SUPPLIED MATERIAL
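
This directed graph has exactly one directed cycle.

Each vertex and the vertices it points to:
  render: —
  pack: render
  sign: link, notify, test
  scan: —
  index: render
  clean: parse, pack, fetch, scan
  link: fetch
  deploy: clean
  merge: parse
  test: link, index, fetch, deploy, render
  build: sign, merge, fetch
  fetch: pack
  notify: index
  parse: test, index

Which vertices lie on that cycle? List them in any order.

DFS with gray/black marking from parse:
parse gray
  test gray
    link gray
      fetch gray
        pack gray
          render gray
          render black
        pack black
      fetch black
    link black
    index gray
      index→render: render black — skip
    index black
    test→fetch: fetch black — skip
    deploy gray
      clean gray
        clean→parse: parse is gray → back edge
Back edge closes the cycle parse → test → deploy → clean → parse; its vertices are {test, clean, parse, deploy}.

test, clean, parse, deploy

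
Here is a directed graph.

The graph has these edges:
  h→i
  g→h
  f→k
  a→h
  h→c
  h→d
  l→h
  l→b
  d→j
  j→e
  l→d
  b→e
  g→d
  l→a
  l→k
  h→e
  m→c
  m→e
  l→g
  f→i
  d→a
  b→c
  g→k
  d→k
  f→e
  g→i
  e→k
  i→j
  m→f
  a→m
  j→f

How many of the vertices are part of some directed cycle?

6

A vertex is on a directed cycle iff it belongs to a strongly connected component of size ≥ 2 (or has a self-loop).
The vertices on cycles are {a, d, f, h, i, j} — 6 in total.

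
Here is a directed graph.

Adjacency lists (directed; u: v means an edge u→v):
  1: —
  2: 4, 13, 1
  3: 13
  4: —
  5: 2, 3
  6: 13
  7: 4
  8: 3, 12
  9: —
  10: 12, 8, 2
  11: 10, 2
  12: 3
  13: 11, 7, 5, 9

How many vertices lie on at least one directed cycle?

A vertex is on a directed cycle iff it belongs to a strongly connected component of size ≥ 2 (or has a self-loop).
The vertices on cycles are {2, 3, 5, 8, 10, 11, 12, 13} — 8 in total.

8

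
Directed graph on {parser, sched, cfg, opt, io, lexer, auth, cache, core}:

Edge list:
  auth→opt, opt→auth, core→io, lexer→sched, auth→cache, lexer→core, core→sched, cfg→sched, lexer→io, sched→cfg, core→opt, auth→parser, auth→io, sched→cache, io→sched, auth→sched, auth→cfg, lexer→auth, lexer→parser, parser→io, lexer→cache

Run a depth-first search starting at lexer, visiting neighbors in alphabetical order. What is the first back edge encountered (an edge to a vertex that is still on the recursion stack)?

DFS from lexer (visiting neighbors in alphabetical order); mark gray on enter, black on exit:
lexer gray
  auth gray
    cache gray
    cache black
    cfg gray
      sched gray
        sched→cache: cache black — skip
        sched→cfg: cfg is gray → back edge
First back edge: sched → cfg.

sched->cfg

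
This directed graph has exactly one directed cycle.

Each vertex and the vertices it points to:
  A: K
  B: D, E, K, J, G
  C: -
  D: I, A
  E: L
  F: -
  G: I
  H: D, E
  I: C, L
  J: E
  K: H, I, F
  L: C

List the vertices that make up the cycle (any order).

DFS with gray/black marking from K:
K gray
  H gray
    D gray
      I gray
        C gray
        C black
        L gray
          L→C: C black — skip
        L black
      I black
      A gray
        A→K: K is gray → back edge
Back edge closes the cycle K → H → D → A → K; its vertices are {A, D, H, K}.

A, D, H, K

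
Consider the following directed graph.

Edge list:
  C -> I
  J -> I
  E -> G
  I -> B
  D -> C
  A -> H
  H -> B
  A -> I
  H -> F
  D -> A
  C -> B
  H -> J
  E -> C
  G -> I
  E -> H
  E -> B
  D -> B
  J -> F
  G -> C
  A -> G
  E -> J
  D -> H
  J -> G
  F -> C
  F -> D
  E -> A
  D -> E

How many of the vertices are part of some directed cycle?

A vertex is on a directed cycle iff it belongs to a strongly connected component of size ≥ 2 (or has a self-loop).
The vertices on cycles are {A, D, E, F, H, J} — 6 in total.

6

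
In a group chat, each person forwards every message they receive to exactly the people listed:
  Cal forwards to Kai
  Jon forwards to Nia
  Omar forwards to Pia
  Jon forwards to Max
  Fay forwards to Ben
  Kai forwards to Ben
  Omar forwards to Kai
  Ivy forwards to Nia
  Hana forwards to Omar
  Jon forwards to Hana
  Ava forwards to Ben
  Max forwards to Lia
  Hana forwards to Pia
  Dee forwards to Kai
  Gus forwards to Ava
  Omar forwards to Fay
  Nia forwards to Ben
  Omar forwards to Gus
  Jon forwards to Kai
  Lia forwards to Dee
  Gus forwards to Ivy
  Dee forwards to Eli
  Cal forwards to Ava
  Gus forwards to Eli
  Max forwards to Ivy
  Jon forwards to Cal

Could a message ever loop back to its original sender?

No

DFS with white/gray/black marking, starting from Hana:
Hana gray
  Omar gray
    Gus gray
      Eli gray
      Eli black
      Ava gray
        Ben gray
        Ben black
      Ava black
      Ivy gray
        Nia gray
          Nia→Ben: Ben black — skip
        Nia black
      Ivy black
    Gus black
    Fay gray
      Fay→Ben: Ben black — skip
    Fay black
    Pia gray
    Pia black
    Kai gray
      Kai→Ben: Ben black — skip
    Kai black
  Omar black
  Hana→Pia: Pia black — skip
Hana black
Max gray
  Lia gray
    Dee gray
      Dee→Kai: Kai black — skip
      Dee→Eli: Eli black — skip
    Dee black
  Lia black
  Max→Ivy: Ivy black — skip
Max black
Jon gray
  Jon→Hana: Hana black — skip
  Jon→Max: Max black — skip
  Jon→Kai: Kai black — skip
  Jon→Nia: Nia black — skip
  Cal gray
    Cal→Kai: Kai black — skip
    Cal→Ava: Ava black — skip
  Cal black
Jon black
Every edge goes to a white or black vertex — no back edge, so the graph is acyclic.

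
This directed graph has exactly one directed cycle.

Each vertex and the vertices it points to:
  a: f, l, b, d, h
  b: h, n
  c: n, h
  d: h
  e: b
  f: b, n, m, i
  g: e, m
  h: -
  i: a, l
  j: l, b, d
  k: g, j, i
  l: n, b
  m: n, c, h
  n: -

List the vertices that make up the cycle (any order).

a, f, i

DFS with gray/black marking from i:
i gray
  a gray
    f gray
      b gray
        h gray
        h black
        n gray
        n black
      b black
      f→n: n black — skip
      m gray
        m→n: n black — skip
        c gray
          c→n: n black — skip
          c→h: h black — skip
        c black
        m→h: h black — skip
      m black
      f→i: i is gray → back edge
Back edge closes the cycle i → a → f → i; its vertices are {a, f, i}.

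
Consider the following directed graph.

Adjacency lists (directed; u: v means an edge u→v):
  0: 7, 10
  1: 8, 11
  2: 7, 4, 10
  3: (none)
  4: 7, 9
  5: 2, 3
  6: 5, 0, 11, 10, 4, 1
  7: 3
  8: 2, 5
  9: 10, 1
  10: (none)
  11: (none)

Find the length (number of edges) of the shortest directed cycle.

5

For each vertex v, BFS finds the shortest path from v back to v.
The shortest such closed walk is 1 → 8 → 2 → 4 → 9 → 1, length 5.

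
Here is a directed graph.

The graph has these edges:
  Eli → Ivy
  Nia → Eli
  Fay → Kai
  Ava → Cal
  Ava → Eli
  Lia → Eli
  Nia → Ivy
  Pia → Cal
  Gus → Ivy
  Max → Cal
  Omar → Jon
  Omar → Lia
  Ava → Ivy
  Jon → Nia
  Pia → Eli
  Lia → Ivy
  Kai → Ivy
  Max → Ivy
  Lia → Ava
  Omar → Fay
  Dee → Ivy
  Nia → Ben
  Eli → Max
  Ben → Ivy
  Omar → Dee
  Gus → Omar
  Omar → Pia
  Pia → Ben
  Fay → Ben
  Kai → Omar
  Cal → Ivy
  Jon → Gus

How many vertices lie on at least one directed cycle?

5

A vertex is on a directed cycle iff it belongs to a strongly connected component of size ≥ 2 (or has a self-loop).
The vertices on cycles are {Fay, Gus, Jon, Kai, Omar} — 5 in total.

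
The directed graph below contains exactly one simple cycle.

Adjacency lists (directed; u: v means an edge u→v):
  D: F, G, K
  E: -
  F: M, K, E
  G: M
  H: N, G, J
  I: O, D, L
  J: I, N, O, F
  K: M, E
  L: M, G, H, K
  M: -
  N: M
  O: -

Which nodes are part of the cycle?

DFS with gray/black marking from J:
J gray
  I gray
    O gray
    O black
    D gray
      F gray
        M gray
        M black
        K gray
          K→M: M black — skip
          E gray
          E black
        K black
        F→E: E black — skip
      F black
      G gray
        G→M: M black — skip
      G black
      D→K: K black — skip
    D black
    L gray
      L→M: M black — skip
      L→G: G black — skip
      H gray
        N gray
          N→M: M black — skip
        N black
        H→G: G black — skip
        H→J: J is gray → back edge
Back edge closes the cycle J → I → L → H → J; its vertices are {H, I, J, L}.

H, I, J, L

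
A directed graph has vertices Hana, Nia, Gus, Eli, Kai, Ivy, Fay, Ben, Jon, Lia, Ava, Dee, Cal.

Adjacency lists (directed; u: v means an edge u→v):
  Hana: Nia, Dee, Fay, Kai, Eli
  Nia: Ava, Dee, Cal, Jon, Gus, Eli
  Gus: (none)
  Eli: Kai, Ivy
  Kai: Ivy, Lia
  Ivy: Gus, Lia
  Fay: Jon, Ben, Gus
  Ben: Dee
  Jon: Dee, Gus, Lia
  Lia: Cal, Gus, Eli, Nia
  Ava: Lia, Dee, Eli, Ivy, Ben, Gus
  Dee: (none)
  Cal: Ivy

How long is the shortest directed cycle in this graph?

For each vertex v, BFS finds the shortest path from v back to v.
The shortest such closed walk is Nia → Ava → Lia → Nia, length 3.

3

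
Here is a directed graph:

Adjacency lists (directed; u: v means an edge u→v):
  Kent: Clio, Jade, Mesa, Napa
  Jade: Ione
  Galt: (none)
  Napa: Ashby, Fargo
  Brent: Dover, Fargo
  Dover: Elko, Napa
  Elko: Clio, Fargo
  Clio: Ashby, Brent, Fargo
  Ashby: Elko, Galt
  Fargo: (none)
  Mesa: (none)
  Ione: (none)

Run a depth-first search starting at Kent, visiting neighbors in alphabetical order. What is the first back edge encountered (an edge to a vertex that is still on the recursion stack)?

Elko→Clio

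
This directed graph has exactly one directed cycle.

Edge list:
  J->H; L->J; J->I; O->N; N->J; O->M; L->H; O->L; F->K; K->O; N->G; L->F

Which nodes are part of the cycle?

F, K, L, O

DFS with gray/black marking from O:
O gray
  M gray
  M black
  L gray
    F gray
      K gray
        K→O: O is gray → back edge
Back edge closes the cycle O → L → F → K → O; its vertices are {F, K, L, O}.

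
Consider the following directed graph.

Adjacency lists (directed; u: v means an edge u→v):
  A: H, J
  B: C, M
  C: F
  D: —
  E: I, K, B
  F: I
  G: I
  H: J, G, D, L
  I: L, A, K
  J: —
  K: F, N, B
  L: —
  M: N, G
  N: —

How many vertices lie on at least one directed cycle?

A vertex is on a directed cycle iff it belongs to a strongly connected component of size ≥ 2 (or has a self-loop).
The vertices on cycles are {A, B, C, F, G, H, I, K, M} — 9 in total.

9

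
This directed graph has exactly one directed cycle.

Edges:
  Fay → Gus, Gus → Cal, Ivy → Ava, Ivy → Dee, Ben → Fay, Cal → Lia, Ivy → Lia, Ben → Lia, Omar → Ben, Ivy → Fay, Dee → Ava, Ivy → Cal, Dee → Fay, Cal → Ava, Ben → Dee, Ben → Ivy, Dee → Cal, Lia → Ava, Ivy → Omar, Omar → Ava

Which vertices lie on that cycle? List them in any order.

Ben, Ivy, Omar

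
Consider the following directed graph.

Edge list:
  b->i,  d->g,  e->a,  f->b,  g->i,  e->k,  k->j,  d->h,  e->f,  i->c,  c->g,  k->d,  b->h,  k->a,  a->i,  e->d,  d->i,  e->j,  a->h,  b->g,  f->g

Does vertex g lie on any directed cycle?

g is on a cycle iff g can reach itself via ≥1 edge.
g → i → c → g — yes.

Yes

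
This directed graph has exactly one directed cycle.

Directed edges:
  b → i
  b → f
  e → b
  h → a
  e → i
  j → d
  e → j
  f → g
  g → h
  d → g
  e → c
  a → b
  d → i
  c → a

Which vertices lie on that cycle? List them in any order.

DFS with gray/black marking from b:
b gray
  i gray
  i black
  f gray
    g gray
      h gray
        a gray
          a→b: b is gray → back edge
Back edge closes the cycle b → f → g → h → a → b; its vertices are {a, b, f, g, h}.

a, b, f, g, h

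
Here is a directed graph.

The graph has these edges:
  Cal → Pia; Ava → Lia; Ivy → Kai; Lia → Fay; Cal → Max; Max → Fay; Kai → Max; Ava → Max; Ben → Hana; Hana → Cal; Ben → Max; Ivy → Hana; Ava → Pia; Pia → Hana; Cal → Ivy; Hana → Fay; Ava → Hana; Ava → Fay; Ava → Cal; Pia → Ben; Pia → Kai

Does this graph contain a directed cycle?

Yes

DFS with white/gray/black marking, starting from Ivy:
Ivy gray
  Hana gray
    Cal gray
      Max gray
        Fay gray
        Fay black
      Max black
      Pia gray
        Kai gray
          Kai→Max: Max black — skip
        Kai black
        Pia→Hana: Hana is gray → back edge
Back edge found, so a cycle exists: Hana → Cal → Pia → Hana.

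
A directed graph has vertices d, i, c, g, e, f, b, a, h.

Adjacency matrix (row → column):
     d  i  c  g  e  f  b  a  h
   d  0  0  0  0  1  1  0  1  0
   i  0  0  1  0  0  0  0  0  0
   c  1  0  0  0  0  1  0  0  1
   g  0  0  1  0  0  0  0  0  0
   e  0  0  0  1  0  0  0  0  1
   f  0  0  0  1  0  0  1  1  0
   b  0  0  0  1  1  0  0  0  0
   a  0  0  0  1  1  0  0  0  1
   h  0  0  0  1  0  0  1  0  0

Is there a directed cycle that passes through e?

Yes

e is on a cycle iff e can reach itself via ≥1 edge.
e → h → b → e — yes.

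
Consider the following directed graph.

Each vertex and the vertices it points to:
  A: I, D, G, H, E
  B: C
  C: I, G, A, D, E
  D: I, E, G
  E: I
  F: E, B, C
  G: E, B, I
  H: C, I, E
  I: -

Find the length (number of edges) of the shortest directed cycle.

For each vertex v, BFS finds the shortest path from v back to v.
The shortest such closed walk is C → A → H → C, length 3.

3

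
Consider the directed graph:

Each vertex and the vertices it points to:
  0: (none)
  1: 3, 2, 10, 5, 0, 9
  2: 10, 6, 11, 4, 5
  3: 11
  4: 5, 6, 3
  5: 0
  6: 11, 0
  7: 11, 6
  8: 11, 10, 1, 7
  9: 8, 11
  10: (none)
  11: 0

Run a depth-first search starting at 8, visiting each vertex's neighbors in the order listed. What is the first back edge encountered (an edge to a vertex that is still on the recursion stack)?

9->8

DFS from 8 (visiting each vertex's neighbors in the order listed); mark gray on enter, black on exit:
8 gray
  11 gray
    0 gray
    0 black
  11 black
  10 gray
  10 black
  1 gray
    3 gray
      3→11: 11 black — skip
    3 black
    2 gray
      2→10: 10 black — skip
      6 gray
        6→11: 11 black — skip
        6→0: 0 black — skip
      6 black
      2→11: 11 black — skip
      4 gray
        5 gray
          5→0: 0 black — skip
        5 black
        4→6: 6 black — skip
        4→3: 3 black — skip
      4 black
      2→5: 5 black — skip
    2 black
    1→10: 10 black — skip
    1→5: 5 black — skip
    1→0: 0 black — skip
    9 gray
      9→8: 8 is gray → back edge
First back edge: 9 → 8.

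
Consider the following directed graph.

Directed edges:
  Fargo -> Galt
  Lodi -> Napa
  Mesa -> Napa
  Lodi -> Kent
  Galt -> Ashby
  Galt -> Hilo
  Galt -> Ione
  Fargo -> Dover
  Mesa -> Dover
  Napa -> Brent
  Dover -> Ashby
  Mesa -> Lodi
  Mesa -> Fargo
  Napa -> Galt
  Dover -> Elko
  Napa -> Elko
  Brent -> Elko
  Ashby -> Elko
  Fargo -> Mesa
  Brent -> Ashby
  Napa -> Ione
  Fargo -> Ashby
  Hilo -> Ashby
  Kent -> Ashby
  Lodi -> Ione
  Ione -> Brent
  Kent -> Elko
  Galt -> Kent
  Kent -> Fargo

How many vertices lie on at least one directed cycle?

A vertex is on a directed cycle iff it belongs to a strongly connected component of size ≥ 2 (or has a self-loop).
The vertices on cycles are {Galt, Kent, Lodi, Mesa, Napa, Fargo} — 6 in total.

6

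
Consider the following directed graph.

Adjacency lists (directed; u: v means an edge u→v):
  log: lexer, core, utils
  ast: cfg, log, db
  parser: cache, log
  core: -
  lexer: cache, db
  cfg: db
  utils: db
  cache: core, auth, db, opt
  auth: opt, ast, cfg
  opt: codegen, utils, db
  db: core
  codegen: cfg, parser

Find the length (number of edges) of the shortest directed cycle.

4

For each vertex v, BFS finds the shortest path from v back to v.
The shortest such closed walk is opt → codegen → parser → cache → opt, length 4.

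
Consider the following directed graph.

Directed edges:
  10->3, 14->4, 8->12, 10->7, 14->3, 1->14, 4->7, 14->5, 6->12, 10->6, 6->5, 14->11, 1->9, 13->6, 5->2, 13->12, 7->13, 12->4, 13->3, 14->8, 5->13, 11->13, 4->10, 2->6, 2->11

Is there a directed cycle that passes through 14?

No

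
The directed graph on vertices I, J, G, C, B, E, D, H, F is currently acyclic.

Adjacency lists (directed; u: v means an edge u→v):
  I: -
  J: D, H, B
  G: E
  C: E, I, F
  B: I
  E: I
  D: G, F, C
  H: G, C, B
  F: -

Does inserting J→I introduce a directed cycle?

Adding J→I creates a cycle iff I can already reach J.
Explore from I: no path reaches J. The graph stays acyclic.

No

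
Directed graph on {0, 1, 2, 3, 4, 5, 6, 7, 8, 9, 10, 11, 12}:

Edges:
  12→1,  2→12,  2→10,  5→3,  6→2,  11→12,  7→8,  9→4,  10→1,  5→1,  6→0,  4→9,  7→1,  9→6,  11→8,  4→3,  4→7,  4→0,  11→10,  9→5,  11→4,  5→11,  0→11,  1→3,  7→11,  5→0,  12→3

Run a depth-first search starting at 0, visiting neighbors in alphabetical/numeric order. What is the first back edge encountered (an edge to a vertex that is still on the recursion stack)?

DFS from 0 (visiting neighbors in alphabetical/numeric order); mark gray on enter, black on exit:
0 gray
  11 gray
    4 gray
      4→0: 0 is gray → back edge
First back edge: 4 → 0.

4->0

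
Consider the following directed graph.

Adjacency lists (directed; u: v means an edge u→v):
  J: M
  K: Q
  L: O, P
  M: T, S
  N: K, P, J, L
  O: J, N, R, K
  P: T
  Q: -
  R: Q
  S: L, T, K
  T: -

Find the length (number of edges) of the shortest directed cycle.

3

For each vertex v, BFS finds the shortest path from v back to v.
The shortest such closed walk is O → N → L → O, length 3.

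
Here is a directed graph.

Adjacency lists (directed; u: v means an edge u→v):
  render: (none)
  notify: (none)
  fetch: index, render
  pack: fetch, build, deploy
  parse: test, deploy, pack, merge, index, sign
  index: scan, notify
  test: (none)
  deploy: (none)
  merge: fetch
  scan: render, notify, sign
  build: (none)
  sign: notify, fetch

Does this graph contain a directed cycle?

Yes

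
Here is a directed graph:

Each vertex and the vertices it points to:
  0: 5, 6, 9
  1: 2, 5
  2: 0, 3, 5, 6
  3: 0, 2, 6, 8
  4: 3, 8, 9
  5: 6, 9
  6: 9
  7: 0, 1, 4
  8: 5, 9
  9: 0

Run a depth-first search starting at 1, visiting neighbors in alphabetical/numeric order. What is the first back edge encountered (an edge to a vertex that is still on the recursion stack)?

9→0

DFS from 1 (visiting neighbors in alphabetical/numeric order); mark gray on enter, black on exit:
1 gray
  2 gray
    0 gray
      5 gray
        6 gray
          9 gray
            9→0: 0 is gray → back edge
First back edge: 9 → 0.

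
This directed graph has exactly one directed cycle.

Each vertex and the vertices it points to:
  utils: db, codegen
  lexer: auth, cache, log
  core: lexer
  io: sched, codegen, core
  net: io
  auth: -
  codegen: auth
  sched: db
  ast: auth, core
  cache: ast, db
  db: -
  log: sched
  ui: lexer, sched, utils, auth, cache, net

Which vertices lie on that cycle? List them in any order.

DFS with gray/black marking from lexer:
lexer gray
  auth gray
  auth black
  cache gray
    ast gray
      ast→auth: auth black — skip
      core gray
        core→lexer: lexer is gray → back edge
Back edge closes the cycle lexer → cache → ast → core → lexer; its vertices are {ast, core, cache, lexer}.

ast, core, cache, lexer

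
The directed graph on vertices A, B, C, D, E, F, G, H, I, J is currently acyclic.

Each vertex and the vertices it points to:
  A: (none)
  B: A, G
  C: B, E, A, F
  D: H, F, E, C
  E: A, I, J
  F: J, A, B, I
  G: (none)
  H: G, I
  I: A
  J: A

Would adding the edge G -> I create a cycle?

No

Adding G→I creates a cycle iff I can already reach G.
Explore from I: no path reaches G. The graph stays acyclic.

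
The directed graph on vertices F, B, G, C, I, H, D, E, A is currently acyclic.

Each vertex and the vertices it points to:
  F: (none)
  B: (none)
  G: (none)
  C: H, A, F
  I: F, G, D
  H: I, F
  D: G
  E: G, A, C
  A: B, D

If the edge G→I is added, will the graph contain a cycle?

Yes

Adding G→I creates a cycle iff I can already reach G.
Path from I: I → G.
So I → … → G → I is a cycle.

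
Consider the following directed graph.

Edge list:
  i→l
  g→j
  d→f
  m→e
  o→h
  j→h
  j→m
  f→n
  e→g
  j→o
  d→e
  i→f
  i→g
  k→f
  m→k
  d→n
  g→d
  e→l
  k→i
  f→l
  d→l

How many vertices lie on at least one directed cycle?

A vertex is on a directed cycle iff it belongs to a strongly connected component of size ≥ 2 (or has a self-loop).
The vertices on cycles are {d, e, g, i, j, k, m} — 7 in total.

7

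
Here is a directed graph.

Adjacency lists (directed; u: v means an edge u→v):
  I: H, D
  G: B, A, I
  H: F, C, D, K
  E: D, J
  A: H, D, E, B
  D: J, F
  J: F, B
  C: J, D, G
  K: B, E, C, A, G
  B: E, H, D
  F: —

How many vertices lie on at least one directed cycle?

10

A vertex is on a directed cycle iff it belongs to a strongly connected component of size ≥ 2 (or has a self-loop).
The vertices on cycles are {A, B, C, D, E, G, H, I, J, K} — 10 in total.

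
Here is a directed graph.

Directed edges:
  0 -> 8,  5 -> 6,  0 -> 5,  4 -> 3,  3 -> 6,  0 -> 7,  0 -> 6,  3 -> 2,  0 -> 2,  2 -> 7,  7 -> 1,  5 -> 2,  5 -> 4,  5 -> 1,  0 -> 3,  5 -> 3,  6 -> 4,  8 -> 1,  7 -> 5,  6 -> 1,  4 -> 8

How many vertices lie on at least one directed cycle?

6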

TASK ITEM
List all lines above in which the string "Dover" appears.

ANSWER AREA
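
  Brent: Dover, Fargo
  Dover: Elko, Napa
  Fargo -> Dover
  Mesa -> Dover
  Dover -> Ashby
  Dover -> Elko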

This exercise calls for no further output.